■ What you should do ■
Give back exactly the lines of the material below that start at the line containing "- P(the item is actually defective) = 3/50" and end at the line containing "good) = 1/25", and no others.

■ Available data ■
──────

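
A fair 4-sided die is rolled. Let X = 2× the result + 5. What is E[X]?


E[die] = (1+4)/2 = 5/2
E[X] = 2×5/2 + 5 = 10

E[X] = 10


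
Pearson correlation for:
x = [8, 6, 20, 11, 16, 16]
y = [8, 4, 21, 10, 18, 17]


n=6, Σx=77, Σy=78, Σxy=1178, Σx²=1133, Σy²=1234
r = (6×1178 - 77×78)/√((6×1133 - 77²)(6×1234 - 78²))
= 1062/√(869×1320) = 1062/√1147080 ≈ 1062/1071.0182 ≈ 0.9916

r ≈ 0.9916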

──────

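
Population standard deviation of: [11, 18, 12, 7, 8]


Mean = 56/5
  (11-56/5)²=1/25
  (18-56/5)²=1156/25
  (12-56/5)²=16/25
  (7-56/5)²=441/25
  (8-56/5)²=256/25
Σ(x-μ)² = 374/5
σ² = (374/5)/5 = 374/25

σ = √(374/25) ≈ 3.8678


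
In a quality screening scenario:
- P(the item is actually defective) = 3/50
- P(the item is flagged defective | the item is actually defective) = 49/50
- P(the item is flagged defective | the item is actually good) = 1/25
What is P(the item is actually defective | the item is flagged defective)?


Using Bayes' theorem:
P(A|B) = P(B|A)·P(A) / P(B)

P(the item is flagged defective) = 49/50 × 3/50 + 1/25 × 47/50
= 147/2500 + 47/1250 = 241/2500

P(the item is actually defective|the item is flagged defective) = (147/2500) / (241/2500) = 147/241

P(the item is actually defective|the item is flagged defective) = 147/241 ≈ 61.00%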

──────

■ Response to this exercise ■
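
- P(the item is actually defective) = 3/50
- P(the item is flagged defective | the item is actually defective) = 49/50
- P(the item is flagged defective | the item is actually good) = 1/25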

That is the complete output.